Data to use:
○ ○ ○

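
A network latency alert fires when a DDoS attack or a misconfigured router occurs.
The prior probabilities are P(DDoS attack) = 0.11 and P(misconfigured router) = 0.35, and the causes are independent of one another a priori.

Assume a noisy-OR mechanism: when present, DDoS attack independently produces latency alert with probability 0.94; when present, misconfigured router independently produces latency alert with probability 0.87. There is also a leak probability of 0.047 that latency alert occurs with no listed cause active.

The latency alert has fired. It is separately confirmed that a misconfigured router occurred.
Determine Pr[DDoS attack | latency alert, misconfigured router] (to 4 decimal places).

Pr[DDoS attack | latency alert, misconfigured router] ≈ 0.1228

Under noisy-OR, P(latency alert | causes) = 1 − (1−0.047)·∏(1−qᵢ) over the active causes.
Weight on DDoS attack=true, given the evidence: 0.992567·0.11 = 0.109182
Normalizer over all consistent configurations: 0.87611·0.89 + 0.992567·0.11 = 0.888920
Posterior = 0.109182 / 0.888920 ≈ 0.1228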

○ ○ ○

Would you please transcribe the lines above exactly, starting with the first line of the material and ending with the line that has "The prior probabilities"?

Written solution:
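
A network latency alert fires when a DDoS attack or a misconfigured router occurs.
The prior probabilities are P(DDoS attack) = 0.11 and P(misconfigured router) = 0.35, and the causes are independent of one another a priori.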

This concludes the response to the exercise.